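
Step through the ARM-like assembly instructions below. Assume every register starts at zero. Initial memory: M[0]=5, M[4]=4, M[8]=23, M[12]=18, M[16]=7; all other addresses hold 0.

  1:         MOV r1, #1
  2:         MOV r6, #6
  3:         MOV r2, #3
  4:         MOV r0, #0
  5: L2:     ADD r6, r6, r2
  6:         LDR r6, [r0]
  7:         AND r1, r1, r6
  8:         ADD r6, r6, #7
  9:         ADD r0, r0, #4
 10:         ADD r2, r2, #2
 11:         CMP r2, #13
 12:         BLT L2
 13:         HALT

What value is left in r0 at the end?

20

after MOV r1, #1: r1=1
after MOV r6, #6: r6=6
after MOV r2, #3: r2=3
after MOV r0, #0: r0=0
after ADD r6, r6, r2: r6=6+3=9
after LDR r6, [r0]: r6=M[0]=5
after AND r1, r1, r6: r1=1&5=1
after ADD r6, r6, #7: r6=5+7=12
after ADD r0, r0, #4: r0=0+4=4
after ADD r2, r2, #2: r2=3+2=5
CMP r2, #13  (cmp 5,13)
BLT L2: taken
after ADD r6, r6, r2: r6=12+5=17
after LDR r6, [r0]: r6=M[4]=4
after AND r1, r1, r6: r1=1&4=0
after ADD r6, r6, #7: r6=4+7=11
after ADD r0, r0, #4: r0=4+4=8
after ADD r2, r2, #2: r2=5+2=7
CMP r2, #13  (cmp 7,13)
BLT L2: taken
after ADD r6, r6, r2: r6=11+7=18
after LDR r6, [r0]: r6=M[8]=23
after AND r1, r1, r6: r1=0&23=0
after ADD r6, r6, #7: r6=23+7=30
after ADD r0, r0, #4: r0=8+4=12
after ADD r2, r2, #2: r2=7+2=9
CMP r2, #13  (cmp 9,13)
BLT L2: taken
after ADD r6, r6, r2: r6=30+9=39
after LDR r6, [r0]: r6=M[12]=18
after AND r1, r1, r6: r1=0&18=0
after ADD r6, r6, #7: r6=18+7=25
after ADD r0, r0, #4: r0=12+4=16
after ADD r2, r2, #2: r2=9+2=11
CMP r2, #13  (cmp 11,13)
BLT L2: taken
after ADD r6, r6, r2: r6=25+11=36
after LDR r6, [r0]: r6=M[16]=7
after AND r1, r1, r6: r1=0&7=0
after ADD r6, r6, #7: r6=7+7=14
after ADD r0, r0, #4: r0=16+4=20
after ADD r2, r2, #2: r2=11+2=13
CMP r2, #13  (cmp 13,13)
BLT L2: not taken
halt.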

════

Every entry above should come back exactly as written.

*SOLUTION TO THIS EXERCISE*:
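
Step through the ARM-like assembly instructions below. Assume every register starts at zero. Initial memory: M[0]=5, M[4]=4, M[8]=23, M[12]=18, M[16]=7; all other addresses hold 0.

  1:         MOV r1, #1
  2:         MOV r6, #6
  3:         MOV r2, #3
  4:         MOV r0, #0
  5: L2:     ADD r6, r6, r2
  6:         LDR r6, [r0]
  7:         AND r1, r1, r6
  8:         ADD r6, r6, #7
  9:         ADD r0, r0, #4
 10:         ADD r2, r2, #2
 11:         CMP r2, #13
 12:         BLT L2
 13:         HALT

What value is left in r0 at the end?

20

after MOV r1, #1: r1=1
after MOV r6, #6: r6=6
after MOV r2, #3: r2=3
after MOV r0, #0: r0=0
after ADD r6, r6, r2: r6=6+3=9
after LDR r6, [r0]: r6=M[0]=5
after AND r1, r1, r6: r1=1&5=1
after ADD r6, r6, #7: r6=5+7=12
after ADD r0, r0, #4: r0=0+4=4
after ADD r2, r2, #2: r2=3+2=5
CMP r2, #13  (cmp 5,13)
BLT L2: taken
after ADD r6, r6, r2: r6=12+5=17
after LDR r6, [r0]: r6=M[4]=4
after AND r1, r1, r6: r1=1&4=0
after ADD r6, r6, #7: r6=4+7=11
after ADD r0, r0, #4: r0=4+4=8
after ADD r2, r2, #2: r2=5+2=7
CMP r2, #13  (cmp 7,13)
BLT L2: taken
after ADD r6, r6, r2: r6=11+7=18
after LDR r6, [r0]: r6=M[8]=23
after AND r1, r1, r6: r1=0&23=0
after ADD r6, r6, #7: r6=23+7=30
after ADD r0, r0, #4: r0=8+4=12
after ADD r2, r2, #2: r2=7+2=9
CMP r2, #13  (cmp 9,13)
BLT L2: taken
after ADD r6, r6, r2: r6=30+9=39
after LDR r6, [r0]: r6=M[12]=18
after AND r1, r1, r6: r1=0&18=0
after ADD r6, r6, #7: r6=18+7=25
after ADD r0, r0, #4: r0=12+4=16
after ADD r2, r2, #2: r2=9+2=11
CMP r2, #13  (cmp 11,13)
BLT L2: taken
after ADD r6, r6, r2: r6=25+11=36
after LDR r6, [r0]: r6=M[16]=7
after AND r1, r1, r6: r1=0&7=0
after ADD r6, r6, #7: r6=7+7=14
after ADD r0, r0, #4: r0=16+4=20
after ADD r2, r2, #2: r2=11+2=13
CMP r2, #13  (cmp 13,13)
BLT L2: not taken
halt.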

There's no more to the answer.